Records for this task:

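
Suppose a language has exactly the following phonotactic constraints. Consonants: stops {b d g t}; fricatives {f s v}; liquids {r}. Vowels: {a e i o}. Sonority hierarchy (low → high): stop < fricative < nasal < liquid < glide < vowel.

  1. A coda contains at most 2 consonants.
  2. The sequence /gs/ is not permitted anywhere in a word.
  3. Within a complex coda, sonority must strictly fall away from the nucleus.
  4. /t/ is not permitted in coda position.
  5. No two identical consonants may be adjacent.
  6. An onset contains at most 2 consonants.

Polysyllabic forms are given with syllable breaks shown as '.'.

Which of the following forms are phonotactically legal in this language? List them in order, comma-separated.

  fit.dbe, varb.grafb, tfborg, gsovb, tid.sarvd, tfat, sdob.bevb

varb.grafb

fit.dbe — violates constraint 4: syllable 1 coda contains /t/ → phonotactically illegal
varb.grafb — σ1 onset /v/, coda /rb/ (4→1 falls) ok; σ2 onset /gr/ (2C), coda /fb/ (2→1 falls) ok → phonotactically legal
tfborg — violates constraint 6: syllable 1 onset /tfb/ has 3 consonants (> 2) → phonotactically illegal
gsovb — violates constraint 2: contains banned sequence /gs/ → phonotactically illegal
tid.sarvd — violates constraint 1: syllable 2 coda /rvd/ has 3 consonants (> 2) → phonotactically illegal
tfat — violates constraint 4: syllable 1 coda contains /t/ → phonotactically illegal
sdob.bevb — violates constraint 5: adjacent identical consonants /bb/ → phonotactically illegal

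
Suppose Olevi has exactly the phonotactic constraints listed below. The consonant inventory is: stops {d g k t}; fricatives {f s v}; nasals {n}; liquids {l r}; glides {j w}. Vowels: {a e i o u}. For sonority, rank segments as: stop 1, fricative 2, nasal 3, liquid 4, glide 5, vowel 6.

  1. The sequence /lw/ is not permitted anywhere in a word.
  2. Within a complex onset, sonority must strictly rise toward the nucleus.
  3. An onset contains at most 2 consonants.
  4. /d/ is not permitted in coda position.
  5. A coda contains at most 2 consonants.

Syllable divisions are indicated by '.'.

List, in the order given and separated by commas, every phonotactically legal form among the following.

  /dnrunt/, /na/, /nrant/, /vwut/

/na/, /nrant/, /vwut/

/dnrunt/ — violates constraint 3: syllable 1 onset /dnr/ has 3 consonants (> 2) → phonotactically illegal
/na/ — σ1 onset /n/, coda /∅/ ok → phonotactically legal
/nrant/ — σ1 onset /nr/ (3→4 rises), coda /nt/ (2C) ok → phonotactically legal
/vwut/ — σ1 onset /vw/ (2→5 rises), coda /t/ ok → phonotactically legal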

Task requirements:
Copy back the listing above exactly, but only from the line with "2. Within a" through the line with "List, in the", both ends included.

Task answer:
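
  2. Within a complex onset, sonority must strictly rise toward the nucleus.
  3. An onset contains at most 2 consonants.
  4. /d/ is not permitted in coda position.
  5. A coda contains at most 2 consonants.

Syllable divisions are indicated by '.'.

List, in the order given and separated by commas, every phonotactically legal form among the following.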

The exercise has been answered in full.